Stored items
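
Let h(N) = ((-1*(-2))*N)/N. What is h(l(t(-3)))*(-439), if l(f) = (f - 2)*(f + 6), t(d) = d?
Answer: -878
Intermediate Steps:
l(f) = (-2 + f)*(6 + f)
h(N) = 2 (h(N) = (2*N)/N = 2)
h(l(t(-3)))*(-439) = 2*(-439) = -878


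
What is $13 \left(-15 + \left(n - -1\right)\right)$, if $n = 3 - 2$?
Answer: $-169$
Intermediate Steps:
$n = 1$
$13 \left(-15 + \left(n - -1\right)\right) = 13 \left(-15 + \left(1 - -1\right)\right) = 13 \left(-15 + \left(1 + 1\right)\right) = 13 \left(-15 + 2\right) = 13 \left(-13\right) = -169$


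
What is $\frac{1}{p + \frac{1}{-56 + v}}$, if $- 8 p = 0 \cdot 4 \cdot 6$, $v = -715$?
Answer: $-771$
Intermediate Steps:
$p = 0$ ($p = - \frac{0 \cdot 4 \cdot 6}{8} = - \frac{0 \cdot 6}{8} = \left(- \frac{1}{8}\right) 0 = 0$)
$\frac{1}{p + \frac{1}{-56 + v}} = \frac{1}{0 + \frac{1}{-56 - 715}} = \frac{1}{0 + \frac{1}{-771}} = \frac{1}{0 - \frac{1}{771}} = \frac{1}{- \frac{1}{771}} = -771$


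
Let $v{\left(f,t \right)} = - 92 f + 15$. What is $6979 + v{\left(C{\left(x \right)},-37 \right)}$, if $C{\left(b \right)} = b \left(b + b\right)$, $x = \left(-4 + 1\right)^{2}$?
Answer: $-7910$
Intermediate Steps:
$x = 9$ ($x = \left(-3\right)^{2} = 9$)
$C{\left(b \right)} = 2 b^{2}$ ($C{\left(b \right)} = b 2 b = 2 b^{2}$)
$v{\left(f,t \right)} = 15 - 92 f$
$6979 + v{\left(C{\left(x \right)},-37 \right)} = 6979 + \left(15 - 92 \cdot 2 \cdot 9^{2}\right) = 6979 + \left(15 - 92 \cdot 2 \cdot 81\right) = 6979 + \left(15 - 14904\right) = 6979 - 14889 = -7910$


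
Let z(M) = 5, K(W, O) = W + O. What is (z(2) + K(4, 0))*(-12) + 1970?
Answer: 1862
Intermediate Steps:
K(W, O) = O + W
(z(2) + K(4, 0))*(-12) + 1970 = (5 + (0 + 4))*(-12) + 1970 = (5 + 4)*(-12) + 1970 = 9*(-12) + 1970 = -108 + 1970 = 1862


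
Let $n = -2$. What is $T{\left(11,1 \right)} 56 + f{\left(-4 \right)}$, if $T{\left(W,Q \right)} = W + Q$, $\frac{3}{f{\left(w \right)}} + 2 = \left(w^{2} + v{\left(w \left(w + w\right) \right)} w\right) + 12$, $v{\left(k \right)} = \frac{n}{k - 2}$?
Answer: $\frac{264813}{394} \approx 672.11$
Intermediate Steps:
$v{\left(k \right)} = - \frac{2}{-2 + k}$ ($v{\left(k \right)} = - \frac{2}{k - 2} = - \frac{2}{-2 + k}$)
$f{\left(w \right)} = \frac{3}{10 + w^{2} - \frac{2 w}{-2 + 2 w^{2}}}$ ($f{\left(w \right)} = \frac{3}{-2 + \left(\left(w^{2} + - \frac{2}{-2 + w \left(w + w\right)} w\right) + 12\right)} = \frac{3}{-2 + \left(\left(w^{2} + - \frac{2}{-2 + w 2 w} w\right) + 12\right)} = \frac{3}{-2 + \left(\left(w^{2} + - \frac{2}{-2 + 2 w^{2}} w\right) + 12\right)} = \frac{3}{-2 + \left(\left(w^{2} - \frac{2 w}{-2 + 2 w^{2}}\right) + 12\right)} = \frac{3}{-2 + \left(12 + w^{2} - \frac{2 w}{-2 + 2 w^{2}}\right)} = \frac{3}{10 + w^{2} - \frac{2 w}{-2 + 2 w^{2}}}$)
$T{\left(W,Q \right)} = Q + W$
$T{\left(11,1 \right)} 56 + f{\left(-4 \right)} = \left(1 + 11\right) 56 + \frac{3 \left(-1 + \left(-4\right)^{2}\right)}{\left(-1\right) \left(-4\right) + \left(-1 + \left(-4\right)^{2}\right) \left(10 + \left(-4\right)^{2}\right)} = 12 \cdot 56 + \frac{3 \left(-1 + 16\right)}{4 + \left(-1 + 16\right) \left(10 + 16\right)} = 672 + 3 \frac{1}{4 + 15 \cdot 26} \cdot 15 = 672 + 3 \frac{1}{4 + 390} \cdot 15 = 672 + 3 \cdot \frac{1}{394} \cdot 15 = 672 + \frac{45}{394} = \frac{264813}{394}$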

Exercise goal >>
Restating all of the data exactly is the whole task.

Solved exercise >>
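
Let h(N) = ((-1*(-2))*N)/N. What is h(l(t(-3)))*(-439), if l(f) = (f - 2)*(f + 6), t(d) = d?
Answer: -878
Intermediate Steps:
l(f) = (-2 + f)*(6 + f)
h(N) = 2 (h(N) = (2*N)/N = 2)
h(l(t(-3)))*(-439) = 2*(-439) = -878


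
What is $13 \left(-15 + \left(n - -1\right)\right)$, if $n = 3 - 2$?
Answer: $-169$
Intermediate Steps:
$n = 1$
$13 \left(-15 + \left(n - -1\right)\right) = 13 \left(-15 + \left(1 - -1\right)\right) = 13 \left(-15 + \left(1 + 1\right)\right) = 13 \left(-15 + 2\right) = 13 \left(-13\right) = -169$


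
What is $\frac{1}{p + \frac{1}{-56 + v}}$, if $- 8 p = 0 \cdot 4 \cdot 6$, $v = -715$?
Answer: $-771$
Intermediate Steps:
$p = 0$ ($p = - \frac{0 \cdot 4 \cdot 6}{8} = - \frac{0 \cdot 6}{8} = \left(- \frac{1}{8}\right) 0 = 0$)
$\frac{1}{p + \frac{1}{-56 + v}} = \frac{1}{0 + \frac{1}{-56 - 715}} = \frac{1}{0 + \frac{1}{-771}} = \frac{1}{0 - \frac{1}{771}} = \frac{1}{- \frac{1}{771}} = -771$


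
Let $v{\left(f,t \right)} = - 92 f + 15$. What is $6979 + v{\left(C{\left(x \right)},-37 \right)}$, if $C{\left(b \right)} = b \left(b + b\right)$, $x = \left(-4 + 1\right)^{2}$?
Answer: $-7910$
Intermediate Steps:
$x = 9$ ($x = \left(-3\right)^{2} = 9$)
$C{\left(b \right)} = 2 b^{2}$ ($C{\left(b \right)} = b 2 b = 2 b^{2}$)
$v{\left(f,t \right)} = 15 - 92 f$
$6979 + v{\left(C{\left(x \right)},-37 \right)} = 6979 + \left(15 - 92 \cdot 2 \cdot 9^{2}\right) = 6979 + \left(15 - 92 \cdot 2 \cdot 81\right) = 6979 + \left(15 - 14904\right) = 6979 - 14889 = -7910$


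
Let z(M) = 5, K(W, O) = W + O. What is (z(2) + K(4, 0))*(-12) + 1970?
Answer: 1862
Intermediate Steps:
K(W, O) = O + W
(z(2) + K(4, 0))*(-12) + 1970 = (5 + (0 + 4))*(-12) + 1970 = (5 + 4)*(-12) + 1970 = 9*(-12) + 1970 = -108 + 1970 = 1862


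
Let $n = -2$. What is $T{\left(11,1 \right)} 56 + f{\left(-4 \right)}$, if $T{\left(W,Q \right)} = W + Q$, $\frac{3}{f{\left(w \right)}} + 2 = \left(w^{2} + v{\left(w \left(w + w\right) \right)} w\right) + 12$, $v{\left(k \right)} = \frac{n}{k - 2}$?
Answer: $\frac{264813}{394} \approx 672.11$
Intermediate Steps:
$v{\left(k \right)} = - \frac{2}{-2 + k}$ ($v{\left(k \right)} = - \frac{2}{k - 2} = - \frac{2}{-2 + k}$)
$f{\left(w \right)} = \frac{3}{10 + w^{2} - \frac{2 w}{-2 + 2 w^{2}}}$ ($f{\left(w \right)} = \frac{3}{-2 + \left(\left(w^{2} + - \frac{2}{-2 + w \left(w + w\right)} w\right) + 12\right)} = \frac{3}{-2 + \left(\left(w^{2} + - \frac{2}{-2 + w 2 w} w\right) + 12\right)} = \frac{3}{-2 + \left(\left(w^{2} + - \frac{2}{-2 + 2 w^{2}} w\right) + 12\right)} = \frac{3}{-2 + \left(\left(w^{2} - \frac{2 w}{-2 + 2 w^{2}}\right) + 12\right)} = \frac{3}{-2 + \left(12 + w^{2} - \frac{2 w}{-2 + 2 w^{2}}\right)} = \frac{3}{10 + w^{2} - \frac{2 w}{-2 + 2 w^{2}}}$)
$T{\left(W,Q \right)} = Q + W$
$T{\left(11,1 \right)} 56 + f{\left(-4 \right)} = \left(1 + 11\right) 56 + \frac{3 \left(-1 + \left(-4\right)^{2}\right)}{\left(-1\right) \left(-4\right) + \left(-1 + \left(-4\right)^{2}\right) \left(10 + \left(-4\right)^{2}\right)} = 12 \cdot 56 + \frac{3 \left(-1 + 16\right)}{4 + \left(-1 + 16\right) \left(10 + 16\right)} = 672 + 3 \frac{1}{4 + 15 \cdot 26} \cdot 15 = 672 + 3 \frac{1}{4 + 390} \cdot 15 = 672 + 3 \cdot \frac{1}{394} \cdot 15 = 672 + \frac{45}{394} = \frac{264813}{394}$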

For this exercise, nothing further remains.